Your job with the data below is to output exactly the lines from the one holding "v7 = (0, 1.2828, -2.0756)" down to the one holding "set_plane(normal=(1, 0, 0), d=-0.3362)", both included, and no others.

■ RECORDS
= Beginning of Section =
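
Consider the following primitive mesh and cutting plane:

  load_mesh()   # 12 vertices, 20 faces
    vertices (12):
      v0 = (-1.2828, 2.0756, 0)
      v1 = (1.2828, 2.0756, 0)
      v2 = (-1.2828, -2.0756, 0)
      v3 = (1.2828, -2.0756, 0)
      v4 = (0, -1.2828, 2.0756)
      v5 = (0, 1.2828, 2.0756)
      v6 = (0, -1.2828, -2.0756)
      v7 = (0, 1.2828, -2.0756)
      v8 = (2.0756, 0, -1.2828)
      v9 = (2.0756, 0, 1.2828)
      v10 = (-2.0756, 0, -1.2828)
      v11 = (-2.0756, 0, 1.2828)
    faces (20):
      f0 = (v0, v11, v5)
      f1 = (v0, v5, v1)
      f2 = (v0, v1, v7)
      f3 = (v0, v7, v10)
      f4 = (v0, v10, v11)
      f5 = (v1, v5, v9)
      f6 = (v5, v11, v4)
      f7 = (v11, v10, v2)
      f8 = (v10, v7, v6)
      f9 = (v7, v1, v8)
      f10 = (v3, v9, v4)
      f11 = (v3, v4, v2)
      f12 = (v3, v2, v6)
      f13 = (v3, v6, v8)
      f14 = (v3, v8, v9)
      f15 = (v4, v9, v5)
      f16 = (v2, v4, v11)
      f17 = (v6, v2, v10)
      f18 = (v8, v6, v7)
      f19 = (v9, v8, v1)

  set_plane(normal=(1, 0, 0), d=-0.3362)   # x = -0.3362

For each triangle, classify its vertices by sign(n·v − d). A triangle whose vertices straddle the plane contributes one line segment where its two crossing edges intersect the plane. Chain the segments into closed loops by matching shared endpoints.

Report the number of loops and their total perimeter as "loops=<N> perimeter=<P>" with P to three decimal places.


Straddling triangles (10 of 20):
  (v0,v11,v5) [--+] → (-0.3362, 1.07502, 1.94718)–(-0.3362, 1.49058, 1.53162)  len=0.5877
  (v0,v5,v1) [-++] → (-0.3362, 1.49058, 1.53162)–(-0.3362, 2.0756, 0)  len=1.6395
  (v0,v1,v7) [-++] → (-0.3362, 2.0756, 0)–(-0.3362, 1.49058, -1.53162)  len=1.6395
  (v0,v7,v10) [-+-] → (-0.3362, 1.49058, -1.53162)–(-0.3362, 1.07502, -1.94718)  len=0.5877
  (v5,v11,v4) [+-+] → (-0.3362, 1.07502, 1.94718)–(-0.3362, -1.07502, 1.94718)  len=2.1500
  (v10,v7,v6) [-++] → (-0.3362, 1.07502, -1.94718)–(-0.3362, -1.07502, -1.94718)  len=2.1500
  (v3,v4,v2) [++-] → (-0.3362, -1.49058, 1.53162)–(-0.3362, -2.0756, 0)  len=1.6395
  (v3,v2,v6) [+-+] → (-0.3362, -2.0756, 0)–(-0.3362, -1.49058, -1.53162)  len=1.6395
  (v2,v4,v11) [-+-] → (-0.3362, -1.49058, 1.53162)–(-0.3362, -1.07502, 1.94718)  len=0.5877
  (v6,v2,v10) [+--] → (-0.3362, -1.49058, -1.53162)–(-0.3362, -1.07502, -1.94718)  len=0.5877

Chained into 1 loop(s):
  loop 1: 10 segments, perimeter = 13.2090
Total perimeter = 13.209

loops=1 perimeter=13.209


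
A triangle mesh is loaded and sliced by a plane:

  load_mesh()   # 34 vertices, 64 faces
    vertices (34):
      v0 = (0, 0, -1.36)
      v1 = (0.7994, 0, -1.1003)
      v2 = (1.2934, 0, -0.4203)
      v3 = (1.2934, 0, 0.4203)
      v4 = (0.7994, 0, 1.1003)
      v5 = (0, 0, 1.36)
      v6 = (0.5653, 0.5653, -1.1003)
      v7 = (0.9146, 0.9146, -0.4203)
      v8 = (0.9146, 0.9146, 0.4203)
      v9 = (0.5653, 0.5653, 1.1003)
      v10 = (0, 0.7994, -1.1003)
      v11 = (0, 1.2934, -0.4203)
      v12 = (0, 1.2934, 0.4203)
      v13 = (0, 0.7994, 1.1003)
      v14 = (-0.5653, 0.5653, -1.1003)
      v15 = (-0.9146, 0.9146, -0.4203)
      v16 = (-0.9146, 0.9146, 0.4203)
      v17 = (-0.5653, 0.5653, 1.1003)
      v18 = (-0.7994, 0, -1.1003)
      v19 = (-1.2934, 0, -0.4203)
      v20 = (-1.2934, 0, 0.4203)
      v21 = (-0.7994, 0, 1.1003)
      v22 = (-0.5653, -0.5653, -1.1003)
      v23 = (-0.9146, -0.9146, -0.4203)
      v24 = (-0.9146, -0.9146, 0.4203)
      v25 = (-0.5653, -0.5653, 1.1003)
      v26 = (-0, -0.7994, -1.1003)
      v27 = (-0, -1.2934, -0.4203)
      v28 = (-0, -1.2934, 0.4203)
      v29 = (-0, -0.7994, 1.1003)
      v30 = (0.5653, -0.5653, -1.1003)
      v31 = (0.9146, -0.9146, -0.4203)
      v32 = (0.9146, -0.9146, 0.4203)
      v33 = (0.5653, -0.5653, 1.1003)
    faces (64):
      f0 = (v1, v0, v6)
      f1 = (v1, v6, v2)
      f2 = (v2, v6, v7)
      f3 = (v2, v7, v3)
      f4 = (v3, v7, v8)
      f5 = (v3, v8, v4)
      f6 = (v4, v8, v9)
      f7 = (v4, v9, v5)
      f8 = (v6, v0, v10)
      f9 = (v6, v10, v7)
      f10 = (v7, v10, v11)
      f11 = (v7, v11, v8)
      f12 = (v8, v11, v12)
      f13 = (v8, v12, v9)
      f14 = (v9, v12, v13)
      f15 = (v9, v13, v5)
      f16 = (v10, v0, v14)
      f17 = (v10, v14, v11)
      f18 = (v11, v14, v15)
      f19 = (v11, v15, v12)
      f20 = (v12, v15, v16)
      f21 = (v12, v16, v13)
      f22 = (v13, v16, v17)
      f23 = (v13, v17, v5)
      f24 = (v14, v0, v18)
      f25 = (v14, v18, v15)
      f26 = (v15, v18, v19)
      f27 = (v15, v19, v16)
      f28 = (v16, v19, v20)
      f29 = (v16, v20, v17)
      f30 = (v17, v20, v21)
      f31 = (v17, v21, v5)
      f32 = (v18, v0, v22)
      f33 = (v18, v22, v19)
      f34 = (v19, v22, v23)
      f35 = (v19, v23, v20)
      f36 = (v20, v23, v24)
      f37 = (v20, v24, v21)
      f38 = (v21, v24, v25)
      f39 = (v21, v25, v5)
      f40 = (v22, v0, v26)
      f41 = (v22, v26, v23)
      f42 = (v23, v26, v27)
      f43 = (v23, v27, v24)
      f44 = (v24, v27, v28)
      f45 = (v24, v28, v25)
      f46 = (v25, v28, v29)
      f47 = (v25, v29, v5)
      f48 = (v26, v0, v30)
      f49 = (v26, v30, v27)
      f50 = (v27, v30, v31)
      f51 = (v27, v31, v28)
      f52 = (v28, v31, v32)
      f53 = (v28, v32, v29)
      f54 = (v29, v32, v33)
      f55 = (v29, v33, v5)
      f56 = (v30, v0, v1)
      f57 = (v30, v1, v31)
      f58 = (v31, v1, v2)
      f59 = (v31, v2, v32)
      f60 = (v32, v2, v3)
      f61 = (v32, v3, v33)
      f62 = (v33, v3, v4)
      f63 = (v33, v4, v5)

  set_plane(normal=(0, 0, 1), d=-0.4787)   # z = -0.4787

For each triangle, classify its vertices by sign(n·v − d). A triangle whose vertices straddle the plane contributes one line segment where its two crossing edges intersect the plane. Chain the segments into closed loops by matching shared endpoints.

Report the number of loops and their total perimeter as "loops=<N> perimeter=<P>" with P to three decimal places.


loops=1 perimeter=7.660

Straddling triangles (16 of 64):
  (v1,v6,v2) [--+] → (1.23087, 0.0485493, -0.4787)–(1.25097, 0, -0.4787)  len=0.0525
  (v2,v6,v7) [+-+] → (1.23087, 0.0485493, -0.4787)–(0.884601, 0.884601, -0.4787)  len=0.9049
  (v6,v10,v7) [--+] → (0.836052, 0.904706, -0.4787)–(0.884601, 0.884601, -0.4787)  len=0.0525
  (v7,v10,v11) [+-+] → (0.836052, 0.904706, -0.4787)–(0, 1.25097, -0.4787)  len=0.9049
  (v10,v14,v11) [--+] → (-0.0485493, 1.23087, -0.4787)–(0, 1.25097, -0.4787)  len=0.0525
  (v11,v14,v15) [+-+] → (-0.0485493, 1.23087, -0.4787)–(-0.884601, 0.884601, -0.4787)  len=0.9049
  (v14,v18,v15) [--+] → (-0.904706, 0.836052, -0.4787)–(-0.884601, 0.884601, -0.4787)  len=0.0525
  (v15,v18,v19) [+-+] → (-0.904706, 0.836052, -0.4787)–(-1.25097, 0, -0.4787)  len=0.9049
  (v18,v22,v19) [--+] → (-1.23087, -0.0485493, -0.4787)–(-1.25097, 0, -0.4787)  len=0.0525
  (v19,v22,v23) [+-+] → (-1.23087, -0.0485493, -0.4787)–(-0.884601, -0.884601, -0.4787)  len=0.9049
  (v22,v26,v23) [--+] → (-0.836052, -0.904706, -0.4787)–(-0.884601, -0.884601, -0.4787)  len=0.0525
  (v23,v26,v27) [+-+] → (-0.836052, -0.904706, -0.4787)–(0, -1.25097, -0.4787)  len=0.9049
  (v26,v30,v27) [--+] → (0.0485493, -1.23087, -0.4787)–(0, -1.25097, -0.4787)  len=0.0525
  (v27,v30,v31) [+-+] → (0.0485493, -1.23087, -0.4787)–(0.884601, -0.884601, -0.4787)  len=0.9049
  (v30,v1,v31) [--+] → (0.904706, -0.836052, -0.4787)–(0.884601, -0.884601, -0.4787)  len=0.0525
  (v31,v1,v2) [+-+] → (0.904706, -0.836052, -0.4787)–(1.25097, 0, -0.4787)  len=0.9049

Chained into 1 loop(s):
  loop 1: 16 segments, perimeter = 7.6598
Total perimeter = 7.660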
= End of Section =
■ RESPONSE TO THE EXERCISE
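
      v7 = (0, 1.2828, -2.0756)
      v8 = (2.0756, 0, -1.2828)
      v9 = (2.0756, 0, 1.2828)
      v10 = (-2.0756, 0, -1.2828)
      v11 = (-2.0756, 0, 1.2828)
    faces (20):
      f0 = (v0, v11, v5)
      f1 = (v0, v5, v1)
      f2 = (v0, v1, v7)
      f3 = (v0, v7, v10)
      f4 = (v0, v10, v11)
      f5 = (v1, v5, v9)
      f6 = (v5, v11, v4)
      f7 = (v11, v10, v2)
      f8 = (v10, v7, v6)
      f9 = (v7, v1, v8)
      f10 = (v3, v9, v4)
      f11 = (v3, v4, v2)
      f12 = (v3, v2, v6)
      f13 = (v3, v6, v8)
      f14 = (v3, v8, v9)
      f15 = (v4, v9, v5)
      f16 = (v2, v4, v11)
      f17 = (v6, v2, v10)
      f18 = (v8, v6, v7)
      f19 = (v9, v8, v1)

  set_plane(normal=(1, 0, 0), d=-0.3362)   # x = -0.3362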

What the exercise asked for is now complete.